Return the lines beginning at the one that contains "Give your answer" and continuing to the end of the entries, including both ends, exactly as written and nothing else.

===== RECORDS PROVIDED

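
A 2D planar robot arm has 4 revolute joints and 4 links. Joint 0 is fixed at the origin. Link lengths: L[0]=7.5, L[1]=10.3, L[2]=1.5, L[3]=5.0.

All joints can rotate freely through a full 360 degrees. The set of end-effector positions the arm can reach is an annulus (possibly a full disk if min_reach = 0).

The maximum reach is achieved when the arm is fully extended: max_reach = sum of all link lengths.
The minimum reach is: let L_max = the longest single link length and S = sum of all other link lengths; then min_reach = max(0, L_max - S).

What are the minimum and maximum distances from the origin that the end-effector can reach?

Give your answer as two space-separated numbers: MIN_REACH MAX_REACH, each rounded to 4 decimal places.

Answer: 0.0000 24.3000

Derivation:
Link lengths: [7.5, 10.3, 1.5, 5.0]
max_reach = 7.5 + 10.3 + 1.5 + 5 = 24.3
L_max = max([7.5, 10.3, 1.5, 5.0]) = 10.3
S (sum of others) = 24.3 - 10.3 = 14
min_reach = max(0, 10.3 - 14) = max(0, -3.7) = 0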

==========

**COMPLETED TASK**
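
Give your answer as two space-separated numbers: MIN_REACH MAX_REACH, each rounded to 4 decimal places.

Answer: 0.0000 24.3000

Derivation:
Link lengths: [7.5, 10.3, 1.5, 5.0]
max_reach = 7.5 + 10.3 + 1.5 + 5 = 24.3
L_max = max([7.5, 10.3, 1.5, 5.0]) = 10.3
S (sum of others) = 24.3 - 10.3 = 14
min_reach = max(0, 10.3 - 14) = max(0, -3.7) = 0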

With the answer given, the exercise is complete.